> DIRECTIONS: Scan the entries below, and for each line that includes the word "Work", make a copy.

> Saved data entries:
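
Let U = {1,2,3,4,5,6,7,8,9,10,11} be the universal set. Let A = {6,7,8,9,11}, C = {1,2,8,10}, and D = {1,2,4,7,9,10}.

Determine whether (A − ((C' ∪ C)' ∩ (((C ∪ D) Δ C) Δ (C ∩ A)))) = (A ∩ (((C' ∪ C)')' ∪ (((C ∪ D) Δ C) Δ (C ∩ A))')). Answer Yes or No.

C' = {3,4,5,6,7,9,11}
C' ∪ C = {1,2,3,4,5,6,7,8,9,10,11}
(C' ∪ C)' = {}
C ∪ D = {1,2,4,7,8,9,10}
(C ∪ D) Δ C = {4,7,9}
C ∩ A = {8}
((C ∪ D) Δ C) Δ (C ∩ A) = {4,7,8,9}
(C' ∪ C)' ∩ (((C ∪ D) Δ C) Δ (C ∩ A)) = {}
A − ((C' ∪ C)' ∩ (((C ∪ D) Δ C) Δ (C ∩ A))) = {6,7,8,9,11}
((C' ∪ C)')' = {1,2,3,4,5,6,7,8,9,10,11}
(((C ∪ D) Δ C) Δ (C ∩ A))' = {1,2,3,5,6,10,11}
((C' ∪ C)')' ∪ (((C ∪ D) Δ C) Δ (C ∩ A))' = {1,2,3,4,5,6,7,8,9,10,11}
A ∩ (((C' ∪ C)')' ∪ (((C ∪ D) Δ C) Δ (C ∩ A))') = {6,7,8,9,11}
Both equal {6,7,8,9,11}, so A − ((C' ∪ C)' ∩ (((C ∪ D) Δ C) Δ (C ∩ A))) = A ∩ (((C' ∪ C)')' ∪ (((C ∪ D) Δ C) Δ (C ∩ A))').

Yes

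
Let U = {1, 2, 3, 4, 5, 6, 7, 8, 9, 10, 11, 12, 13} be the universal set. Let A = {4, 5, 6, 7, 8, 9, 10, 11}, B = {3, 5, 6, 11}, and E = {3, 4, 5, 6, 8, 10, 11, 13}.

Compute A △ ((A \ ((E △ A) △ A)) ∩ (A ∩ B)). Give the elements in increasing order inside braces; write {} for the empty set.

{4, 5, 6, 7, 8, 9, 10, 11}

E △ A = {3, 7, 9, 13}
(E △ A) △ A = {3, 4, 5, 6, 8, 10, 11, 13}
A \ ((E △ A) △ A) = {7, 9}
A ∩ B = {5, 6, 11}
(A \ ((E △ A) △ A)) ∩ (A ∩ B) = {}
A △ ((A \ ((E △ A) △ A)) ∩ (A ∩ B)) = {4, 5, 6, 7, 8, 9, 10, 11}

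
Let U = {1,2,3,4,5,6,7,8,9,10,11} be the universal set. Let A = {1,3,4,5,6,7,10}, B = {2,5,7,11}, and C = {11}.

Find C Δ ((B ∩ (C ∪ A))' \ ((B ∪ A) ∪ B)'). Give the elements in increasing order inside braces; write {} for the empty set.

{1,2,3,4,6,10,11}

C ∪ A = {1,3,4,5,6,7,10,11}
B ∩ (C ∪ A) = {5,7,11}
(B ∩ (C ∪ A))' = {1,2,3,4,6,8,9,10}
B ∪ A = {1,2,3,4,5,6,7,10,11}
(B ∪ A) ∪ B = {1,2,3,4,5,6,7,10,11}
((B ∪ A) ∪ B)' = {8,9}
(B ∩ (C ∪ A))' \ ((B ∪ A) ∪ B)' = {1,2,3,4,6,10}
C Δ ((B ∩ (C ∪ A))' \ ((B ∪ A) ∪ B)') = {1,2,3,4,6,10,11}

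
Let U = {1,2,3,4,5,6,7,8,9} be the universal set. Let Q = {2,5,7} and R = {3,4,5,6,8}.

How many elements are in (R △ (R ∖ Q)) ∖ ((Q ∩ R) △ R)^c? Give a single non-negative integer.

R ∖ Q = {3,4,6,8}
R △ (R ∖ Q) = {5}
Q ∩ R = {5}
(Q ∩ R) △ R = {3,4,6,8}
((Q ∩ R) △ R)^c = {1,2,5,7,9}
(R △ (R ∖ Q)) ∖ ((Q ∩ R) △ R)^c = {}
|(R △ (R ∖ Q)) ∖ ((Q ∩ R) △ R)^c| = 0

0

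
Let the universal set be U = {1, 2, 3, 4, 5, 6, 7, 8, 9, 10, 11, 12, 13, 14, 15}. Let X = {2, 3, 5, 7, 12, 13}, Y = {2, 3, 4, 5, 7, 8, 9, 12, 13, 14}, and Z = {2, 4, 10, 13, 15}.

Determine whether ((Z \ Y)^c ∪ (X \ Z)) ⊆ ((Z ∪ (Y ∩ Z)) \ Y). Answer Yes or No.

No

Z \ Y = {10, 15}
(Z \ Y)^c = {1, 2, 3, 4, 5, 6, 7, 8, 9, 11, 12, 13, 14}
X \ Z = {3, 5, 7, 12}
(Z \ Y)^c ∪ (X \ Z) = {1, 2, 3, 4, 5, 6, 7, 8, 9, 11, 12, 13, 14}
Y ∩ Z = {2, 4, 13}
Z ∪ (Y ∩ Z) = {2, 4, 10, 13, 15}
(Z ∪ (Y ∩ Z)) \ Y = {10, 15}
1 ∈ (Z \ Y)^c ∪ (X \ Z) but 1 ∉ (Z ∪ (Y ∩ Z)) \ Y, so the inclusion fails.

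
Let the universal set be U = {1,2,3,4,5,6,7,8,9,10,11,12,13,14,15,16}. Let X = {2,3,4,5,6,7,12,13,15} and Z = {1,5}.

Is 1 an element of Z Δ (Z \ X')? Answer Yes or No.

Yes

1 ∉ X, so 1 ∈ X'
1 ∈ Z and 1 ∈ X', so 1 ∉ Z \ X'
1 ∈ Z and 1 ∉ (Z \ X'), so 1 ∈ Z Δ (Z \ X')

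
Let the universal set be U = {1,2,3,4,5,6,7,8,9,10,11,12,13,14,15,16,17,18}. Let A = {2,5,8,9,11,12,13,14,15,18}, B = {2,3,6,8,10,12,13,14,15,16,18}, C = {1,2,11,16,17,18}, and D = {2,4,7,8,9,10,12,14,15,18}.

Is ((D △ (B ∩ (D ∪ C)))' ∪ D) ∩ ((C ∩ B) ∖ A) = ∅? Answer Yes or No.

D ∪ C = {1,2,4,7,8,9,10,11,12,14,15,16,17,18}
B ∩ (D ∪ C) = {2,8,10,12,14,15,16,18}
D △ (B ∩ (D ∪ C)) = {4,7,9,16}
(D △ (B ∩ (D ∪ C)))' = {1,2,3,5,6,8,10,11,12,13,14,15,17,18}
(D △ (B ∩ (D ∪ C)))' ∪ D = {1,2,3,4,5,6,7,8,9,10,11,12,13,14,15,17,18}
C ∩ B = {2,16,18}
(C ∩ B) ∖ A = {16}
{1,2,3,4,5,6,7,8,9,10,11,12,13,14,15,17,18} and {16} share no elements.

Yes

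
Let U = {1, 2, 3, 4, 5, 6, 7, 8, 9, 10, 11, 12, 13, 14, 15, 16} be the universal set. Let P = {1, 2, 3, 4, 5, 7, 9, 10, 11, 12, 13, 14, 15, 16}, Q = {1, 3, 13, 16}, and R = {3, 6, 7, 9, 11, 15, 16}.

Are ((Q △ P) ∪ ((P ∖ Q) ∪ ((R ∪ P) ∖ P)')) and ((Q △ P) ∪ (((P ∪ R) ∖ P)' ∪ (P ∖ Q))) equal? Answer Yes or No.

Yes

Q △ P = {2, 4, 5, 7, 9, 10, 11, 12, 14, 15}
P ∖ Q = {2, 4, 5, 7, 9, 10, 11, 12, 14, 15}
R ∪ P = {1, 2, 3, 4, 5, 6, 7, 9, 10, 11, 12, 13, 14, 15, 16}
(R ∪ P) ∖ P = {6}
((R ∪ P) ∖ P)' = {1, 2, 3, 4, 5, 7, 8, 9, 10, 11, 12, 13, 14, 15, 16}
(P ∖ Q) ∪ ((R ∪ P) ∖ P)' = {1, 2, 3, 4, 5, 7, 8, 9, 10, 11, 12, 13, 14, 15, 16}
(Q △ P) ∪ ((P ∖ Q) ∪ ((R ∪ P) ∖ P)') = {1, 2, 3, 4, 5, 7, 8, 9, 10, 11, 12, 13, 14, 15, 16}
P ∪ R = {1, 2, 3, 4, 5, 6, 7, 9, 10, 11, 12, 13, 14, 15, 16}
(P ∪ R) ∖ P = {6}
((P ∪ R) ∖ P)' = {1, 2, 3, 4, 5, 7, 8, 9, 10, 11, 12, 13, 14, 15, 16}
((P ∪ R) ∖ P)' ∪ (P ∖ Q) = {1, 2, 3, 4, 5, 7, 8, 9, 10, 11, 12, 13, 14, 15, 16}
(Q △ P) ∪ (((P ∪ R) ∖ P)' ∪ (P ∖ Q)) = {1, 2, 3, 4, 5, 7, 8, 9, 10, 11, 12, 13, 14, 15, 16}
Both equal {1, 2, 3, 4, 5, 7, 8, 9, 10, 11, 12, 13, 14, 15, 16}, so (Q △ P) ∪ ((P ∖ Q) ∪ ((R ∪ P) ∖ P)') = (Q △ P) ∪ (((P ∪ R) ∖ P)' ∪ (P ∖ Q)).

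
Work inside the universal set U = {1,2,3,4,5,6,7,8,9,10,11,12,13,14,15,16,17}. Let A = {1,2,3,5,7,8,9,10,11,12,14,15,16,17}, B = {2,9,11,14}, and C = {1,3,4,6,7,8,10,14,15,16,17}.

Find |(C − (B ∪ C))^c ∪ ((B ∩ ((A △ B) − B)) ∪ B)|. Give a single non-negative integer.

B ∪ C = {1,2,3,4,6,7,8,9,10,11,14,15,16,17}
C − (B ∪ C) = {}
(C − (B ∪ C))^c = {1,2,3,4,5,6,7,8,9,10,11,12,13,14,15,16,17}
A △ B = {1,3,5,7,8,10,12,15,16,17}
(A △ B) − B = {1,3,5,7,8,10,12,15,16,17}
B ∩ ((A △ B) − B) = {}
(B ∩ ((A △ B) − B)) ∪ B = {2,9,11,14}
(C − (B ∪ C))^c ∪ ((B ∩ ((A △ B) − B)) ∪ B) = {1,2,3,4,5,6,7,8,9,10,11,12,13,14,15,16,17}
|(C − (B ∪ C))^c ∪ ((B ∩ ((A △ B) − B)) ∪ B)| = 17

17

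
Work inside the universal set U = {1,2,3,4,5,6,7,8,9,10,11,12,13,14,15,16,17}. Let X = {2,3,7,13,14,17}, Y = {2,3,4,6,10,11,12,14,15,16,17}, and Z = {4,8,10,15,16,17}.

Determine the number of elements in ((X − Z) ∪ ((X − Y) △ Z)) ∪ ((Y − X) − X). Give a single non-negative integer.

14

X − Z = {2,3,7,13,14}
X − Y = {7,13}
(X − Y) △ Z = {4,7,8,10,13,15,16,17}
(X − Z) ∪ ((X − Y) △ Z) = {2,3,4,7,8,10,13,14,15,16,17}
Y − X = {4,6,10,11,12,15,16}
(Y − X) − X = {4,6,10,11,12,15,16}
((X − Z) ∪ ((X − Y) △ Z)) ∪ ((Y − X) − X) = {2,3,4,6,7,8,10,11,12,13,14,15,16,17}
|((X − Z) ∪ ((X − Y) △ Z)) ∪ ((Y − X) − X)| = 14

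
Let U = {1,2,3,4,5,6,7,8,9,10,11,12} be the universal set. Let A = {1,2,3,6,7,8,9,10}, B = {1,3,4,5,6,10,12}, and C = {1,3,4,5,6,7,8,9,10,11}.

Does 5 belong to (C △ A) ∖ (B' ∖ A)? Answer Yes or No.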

> FINISHED TASK:
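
Work inside the universal set U = {1,2,3,4,5,6,7,8,9,10,11,12,13,14,15,16,17}. Let A = {1,2,3,5,7,8,9,10,11,12,14,15,16,17}, B = {2,9,11,14}, and C = {1,3,4,6,7,8,10,14,15,16,17}.
Work inside the universal set U = {1,2,3,4,5,6,7,8,9,10,11,12,13,14,15,16,17}. Let X = {2,3,7,13,14,17}, Y = {2,3,4,6,10,11,12,14,15,16,17}, and Z = {4,8,10,15,16,17}.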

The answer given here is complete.